===== Listed records

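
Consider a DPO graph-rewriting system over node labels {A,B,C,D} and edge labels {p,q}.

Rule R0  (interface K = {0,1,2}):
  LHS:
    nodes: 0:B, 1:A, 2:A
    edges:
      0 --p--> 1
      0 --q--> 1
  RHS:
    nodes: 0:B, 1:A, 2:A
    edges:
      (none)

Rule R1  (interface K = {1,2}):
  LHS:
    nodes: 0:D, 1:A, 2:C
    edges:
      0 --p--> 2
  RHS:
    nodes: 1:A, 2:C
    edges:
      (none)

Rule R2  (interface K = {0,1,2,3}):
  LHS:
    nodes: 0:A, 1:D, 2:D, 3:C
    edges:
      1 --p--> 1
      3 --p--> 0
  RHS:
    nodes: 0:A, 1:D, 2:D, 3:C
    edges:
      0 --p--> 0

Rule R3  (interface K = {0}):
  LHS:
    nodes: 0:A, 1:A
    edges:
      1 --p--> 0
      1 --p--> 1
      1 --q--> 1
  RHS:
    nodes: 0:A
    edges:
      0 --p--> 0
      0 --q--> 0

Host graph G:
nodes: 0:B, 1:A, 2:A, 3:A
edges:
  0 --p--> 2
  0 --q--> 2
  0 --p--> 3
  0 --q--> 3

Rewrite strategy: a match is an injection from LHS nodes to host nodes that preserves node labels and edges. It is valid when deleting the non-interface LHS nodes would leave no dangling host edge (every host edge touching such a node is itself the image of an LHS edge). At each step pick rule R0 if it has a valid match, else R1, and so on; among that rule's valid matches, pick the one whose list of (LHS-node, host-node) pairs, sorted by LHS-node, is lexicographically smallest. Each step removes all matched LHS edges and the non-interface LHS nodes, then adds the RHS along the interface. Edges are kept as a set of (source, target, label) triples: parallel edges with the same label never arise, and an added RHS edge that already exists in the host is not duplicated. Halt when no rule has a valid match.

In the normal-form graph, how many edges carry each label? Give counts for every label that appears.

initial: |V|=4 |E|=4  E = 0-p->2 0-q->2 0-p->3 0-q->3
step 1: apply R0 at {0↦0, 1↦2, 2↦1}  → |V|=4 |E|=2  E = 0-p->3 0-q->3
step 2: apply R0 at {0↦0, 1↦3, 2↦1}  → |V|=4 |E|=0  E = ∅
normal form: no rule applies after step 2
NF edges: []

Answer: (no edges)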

==========
===== Listed records

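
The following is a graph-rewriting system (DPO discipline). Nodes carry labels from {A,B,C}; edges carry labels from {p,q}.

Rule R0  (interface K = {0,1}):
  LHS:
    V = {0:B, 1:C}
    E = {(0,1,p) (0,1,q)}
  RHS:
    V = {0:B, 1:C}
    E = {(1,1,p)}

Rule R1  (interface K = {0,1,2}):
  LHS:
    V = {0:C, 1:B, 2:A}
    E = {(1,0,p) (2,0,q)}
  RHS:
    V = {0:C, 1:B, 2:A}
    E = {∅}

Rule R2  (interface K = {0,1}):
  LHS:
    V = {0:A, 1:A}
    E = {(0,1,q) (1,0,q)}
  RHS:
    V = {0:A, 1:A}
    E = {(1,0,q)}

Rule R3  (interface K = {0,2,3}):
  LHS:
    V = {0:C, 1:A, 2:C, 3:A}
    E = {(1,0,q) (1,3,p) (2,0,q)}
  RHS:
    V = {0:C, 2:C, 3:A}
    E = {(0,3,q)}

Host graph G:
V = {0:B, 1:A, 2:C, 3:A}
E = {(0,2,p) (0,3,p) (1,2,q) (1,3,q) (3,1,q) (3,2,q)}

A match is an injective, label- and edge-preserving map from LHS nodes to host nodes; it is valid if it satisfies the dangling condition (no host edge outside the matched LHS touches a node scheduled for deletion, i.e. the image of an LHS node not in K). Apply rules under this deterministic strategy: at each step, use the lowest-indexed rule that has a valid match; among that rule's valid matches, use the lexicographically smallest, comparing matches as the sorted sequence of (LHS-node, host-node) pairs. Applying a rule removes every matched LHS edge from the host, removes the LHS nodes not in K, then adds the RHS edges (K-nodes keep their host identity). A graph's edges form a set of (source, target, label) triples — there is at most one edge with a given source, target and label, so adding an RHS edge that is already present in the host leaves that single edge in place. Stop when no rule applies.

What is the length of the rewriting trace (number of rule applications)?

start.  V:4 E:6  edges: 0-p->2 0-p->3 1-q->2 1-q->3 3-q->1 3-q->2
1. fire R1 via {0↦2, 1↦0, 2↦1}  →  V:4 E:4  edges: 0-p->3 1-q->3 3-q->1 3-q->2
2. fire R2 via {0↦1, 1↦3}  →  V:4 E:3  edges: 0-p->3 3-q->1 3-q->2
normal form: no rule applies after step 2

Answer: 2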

==========

--- What is being asked ---
Using the records above, copy every line that has the word "interface" in it.

--- Result below ---
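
Rule R0  (interface K = {0,1,2}):
Rule R1  (interface K = {1,2}):
Rule R2  (interface K = {0,1,2,3}):
Rule R3  (interface K = {0}):
Rewrite strategy: a match is an injection from LHS nodes to host nodes that preserves node labels and edges. It is valid when deleting the non-interface LHS nodes would leave no dangling host edge (every host edge touching such a node is itself the image of an LHS edge). At each step pick rule R0 if it has a valid match, else R1, and so on; among that rule's valid matches, pick the one whose list of (LHS-node, host-node) pairs, sorted by LHS-node, is lexicographically smallest. Each step removes all matched LHS edges and the non-interface LHS nodes, then adds the RHS along the interface. Edges are kept as a set of (source, target, label) triples: parallel edges with the same label never arise, and an added RHS edge that already exists in the host is not duplicated. Halt when no rule has a valid match.
Rule R0  (interface K = {0,1}):
Rule R1  (interface K = {0,1,2}):
Rule R2  (interface K = {0,1}):
Rule R3  (interface K = {0,2,3}):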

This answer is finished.